Instructions for the task: The lines below should be written out again in full, exactly as they are.

Data shown:
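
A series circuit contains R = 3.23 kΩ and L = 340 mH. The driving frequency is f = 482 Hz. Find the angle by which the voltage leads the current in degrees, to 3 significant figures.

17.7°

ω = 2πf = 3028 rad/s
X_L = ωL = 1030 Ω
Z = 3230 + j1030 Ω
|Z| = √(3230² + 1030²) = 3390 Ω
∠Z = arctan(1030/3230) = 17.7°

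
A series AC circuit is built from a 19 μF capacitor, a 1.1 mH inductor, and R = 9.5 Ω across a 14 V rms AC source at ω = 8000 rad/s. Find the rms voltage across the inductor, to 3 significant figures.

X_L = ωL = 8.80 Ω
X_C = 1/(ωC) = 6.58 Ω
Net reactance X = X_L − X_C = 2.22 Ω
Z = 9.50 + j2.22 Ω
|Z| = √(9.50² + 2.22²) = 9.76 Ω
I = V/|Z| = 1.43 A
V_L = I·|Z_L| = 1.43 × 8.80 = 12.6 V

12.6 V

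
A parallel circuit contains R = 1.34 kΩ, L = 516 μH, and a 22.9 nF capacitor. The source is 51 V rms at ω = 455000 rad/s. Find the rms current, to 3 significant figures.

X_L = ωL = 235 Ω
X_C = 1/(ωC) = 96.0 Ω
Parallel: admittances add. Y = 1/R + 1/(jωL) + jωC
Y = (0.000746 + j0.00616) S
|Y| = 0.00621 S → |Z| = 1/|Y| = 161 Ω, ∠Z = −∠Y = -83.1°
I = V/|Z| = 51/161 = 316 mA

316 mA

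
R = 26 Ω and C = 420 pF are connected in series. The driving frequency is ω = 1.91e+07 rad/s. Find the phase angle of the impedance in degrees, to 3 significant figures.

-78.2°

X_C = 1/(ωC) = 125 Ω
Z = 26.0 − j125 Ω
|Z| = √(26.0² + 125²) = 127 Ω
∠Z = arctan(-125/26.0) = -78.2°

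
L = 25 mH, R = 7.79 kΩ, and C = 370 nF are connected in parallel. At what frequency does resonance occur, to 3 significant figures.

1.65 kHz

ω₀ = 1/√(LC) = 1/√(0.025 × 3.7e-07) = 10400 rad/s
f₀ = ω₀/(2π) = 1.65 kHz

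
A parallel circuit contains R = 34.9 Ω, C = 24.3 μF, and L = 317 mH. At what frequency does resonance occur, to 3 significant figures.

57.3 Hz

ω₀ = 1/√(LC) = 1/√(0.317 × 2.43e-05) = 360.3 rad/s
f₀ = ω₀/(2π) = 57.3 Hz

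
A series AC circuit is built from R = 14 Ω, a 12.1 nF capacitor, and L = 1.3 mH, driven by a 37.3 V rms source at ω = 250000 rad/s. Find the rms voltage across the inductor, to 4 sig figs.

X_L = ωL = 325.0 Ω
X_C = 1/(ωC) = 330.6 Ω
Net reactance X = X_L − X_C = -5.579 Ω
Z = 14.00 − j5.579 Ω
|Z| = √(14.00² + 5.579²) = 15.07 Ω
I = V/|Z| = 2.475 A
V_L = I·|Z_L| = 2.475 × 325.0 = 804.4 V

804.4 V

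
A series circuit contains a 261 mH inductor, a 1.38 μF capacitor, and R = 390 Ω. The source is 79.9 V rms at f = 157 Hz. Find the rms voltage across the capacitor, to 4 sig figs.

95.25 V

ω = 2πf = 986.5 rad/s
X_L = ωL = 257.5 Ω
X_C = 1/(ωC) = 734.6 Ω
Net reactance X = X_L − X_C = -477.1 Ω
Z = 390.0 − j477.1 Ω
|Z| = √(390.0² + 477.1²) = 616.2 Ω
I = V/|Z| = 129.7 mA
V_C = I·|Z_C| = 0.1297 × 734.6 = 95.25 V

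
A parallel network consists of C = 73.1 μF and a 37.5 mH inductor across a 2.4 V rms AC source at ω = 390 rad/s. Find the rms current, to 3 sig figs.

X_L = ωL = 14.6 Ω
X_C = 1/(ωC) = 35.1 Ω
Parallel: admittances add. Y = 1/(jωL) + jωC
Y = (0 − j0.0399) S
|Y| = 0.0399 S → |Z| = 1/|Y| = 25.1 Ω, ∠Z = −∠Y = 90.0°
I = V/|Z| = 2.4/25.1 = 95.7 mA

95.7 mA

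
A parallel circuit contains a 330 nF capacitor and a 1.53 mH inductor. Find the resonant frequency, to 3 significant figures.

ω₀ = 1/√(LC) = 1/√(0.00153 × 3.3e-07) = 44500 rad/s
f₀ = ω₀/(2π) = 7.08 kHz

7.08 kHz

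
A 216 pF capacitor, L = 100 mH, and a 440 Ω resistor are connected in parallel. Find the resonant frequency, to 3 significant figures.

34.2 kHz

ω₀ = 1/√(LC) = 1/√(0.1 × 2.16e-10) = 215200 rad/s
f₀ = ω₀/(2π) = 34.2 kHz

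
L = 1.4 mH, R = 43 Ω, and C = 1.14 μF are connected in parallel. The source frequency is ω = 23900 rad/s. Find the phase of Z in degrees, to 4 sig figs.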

Your response:
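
A series circuit contains R = 3.23 kΩ and L = 340 mH. The driving frequency is f = 482 Hz. Find the angle by which the voltage leads the current in degrees, to 3 significant figures.

17.7°

ω = 2πf = 3028 rad/s
X_L = ωL = 1030 Ω
Z = 3230 + j1030 Ω
|Z| = √(3230² + 1030²) = 3390 Ω
∠Z = arctan(1030/3230) = 17.7°

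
A series AC circuit is built from a 19 μF capacitor, a 1.1 mH inductor, and R = 9.5 Ω across a 14 V rms AC source at ω = 8000 rad/s. Find the rms voltage across the inductor, to 3 significant figures.

X_L = ωL = 8.80 Ω
X_C = 1/(ωC) = 6.58 Ω
Net reactance X = X_L − X_C = 2.22 Ω
Z = 9.50 + j2.22 Ω
|Z| = √(9.50² + 2.22²) = 9.76 Ω
I = V/|Z| = 1.43 A
V_L = I·|Z_L| = 1.43 × 8.80 = 12.6 V

12.6 V

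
A parallel circuit contains R = 1.34 kΩ, L = 516 μH, and a 22.9 nF capacitor. The source is 51 V rms at ω = 455000 rad/s. Find the rms current, to 3 significant figures.

X_L = ωL = 235 Ω
X_C = 1/(ωC) = 96.0 Ω
Parallel: admittances add. Y = 1/R + 1/(jωL) + jωC
Y = (0.000746 + j0.00616) S
|Y| = 0.00621 S → |Z| = 1/|Y| = 161 Ω, ∠Z = −∠Y = -83.1°
I = V/|Z| = 51/161 = 316 mA

316 mA

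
R = 26 Ω and C = 420 pF are connected in series. The driving frequency is ω = 1.91e+07 rad/s. Find the phase angle of the impedance in degrees, to 3 significant figures.

-78.2°

X_C = 1/(ωC) = 125 Ω
Z = 26.0 − j125 Ω
|Z| = √(26.0² + 125²) = 127 Ω
∠Z = arctan(-125/26.0) = -78.2°

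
L = 25 mH, R = 7.79 kΩ, and C = 370 nF are connected in parallel. At what frequency does resonance occur, to 3 significant figures.

1.65 kHz

ω₀ = 1/√(LC) = 1/√(0.025 × 3.7e-07) = 10400 rad/s
f₀ = ω₀/(2π) = 1.65 kHz

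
A parallel circuit contains R = 34.9 Ω, C = 24.3 μF, and L = 317 mH. At what frequency does resonance occur, to 3 significant figures.

57.3 Hz

ω₀ = 1/√(LC) = 1/√(0.317 × 2.43e-05) = 360.3 rad/s
f₀ = ω₀/(2π) = 57.3 Hz

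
A series AC circuit is built from R = 14 Ω, a 12.1 nF capacitor, and L = 1.3 mH, driven by a 37.3 V rms source at ω = 250000 rad/s. Find the rms voltage across the inductor, to 4 sig figs.

X_L = ωL = 325.0 Ω
X_C = 1/(ωC) = 330.6 Ω
Net reactance X = X_L − X_C = -5.579 Ω
Z = 14.00 − j5.579 Ω
|Z| = √(14.00² + 5.579²) = 15.07 Ω
I = V/|Z| = 2.475 A
V_L = I·|Z_L| = 2.475 × 325.0 = 804.4 V

804.4 V

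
A series circuit contains a 261 mH inductor, a 1.38 μF capacitor, and R = 390 Ω. The source is 79.9 V rms at f = 157 Hz. Find the rms voltage across the capacitor, to 4 sig figs.

95.25 V

ω = 2πf = 986.5 rad/s
X_L = ωL = 257.5 Ω
X_C = 1/(ωC) = 734.6 Ω
Net reactance X = X_L − X_C = -477.1 Ω
Z = 390.0 − j477.1 Ω
|Z| = √(390.0² + 477.1²) = 616.2 Ω
I = V/|Z| = 129.7 mA
V_C = I·|Z_C| = 0.1297 × 734.6 = 95.25 V

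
A parallel network consists of C = 73.1 μF and a 37.5 mH inductor across a 2.4 V rms AC source at ω = 390 rad/s. Find the rms current, to 3 sig figs.

X_L = ωL = 14.6 Ω
X_C = 1/(ωC) = 35.1 Ω
Parallel: admittances add. Y = 1/(jωL) + jωC
Y = (0 − j0.0399) S
|Y| = 0.0399 S → |Z| = 1/|Y| = 25.1 Ω, ∠Z = −∠Y = 90.0°
I = V/|Z| = 2.4/25.1 = 95.7 mA

95.7 mA

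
A parallel circuit contains a 330 nF capacitor and a 1.53 mH inductor. Find the resonant frequency, to 3 significant figures.

ω₀ = 1/√(LC) = 1/√(0.00153 × 3.3e-07) = 44500 rad/s
f₀ = ω₀/(2π) = 7.08 kHz

7.08 kHz

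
A 216 pF capacitor, L = 100 mH, and a 440 Ω resistor are connected in parallel. Find the resonant frequency, to 3 significant figures.

34.2 kHz

ω₀ = 1/√(LC) = 1/√(0.1 × 2.16e-10) = 215200 rad/s
f₀ = ω₀/(2π) = 34.2 kHz

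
L = 1.4 mH, R = 43 Ω, and C = 1.14 μF are connected in parallel. The source frequency is ω = 23900 rad/s. Find the phase of Z in degrees, to 4 sig figs.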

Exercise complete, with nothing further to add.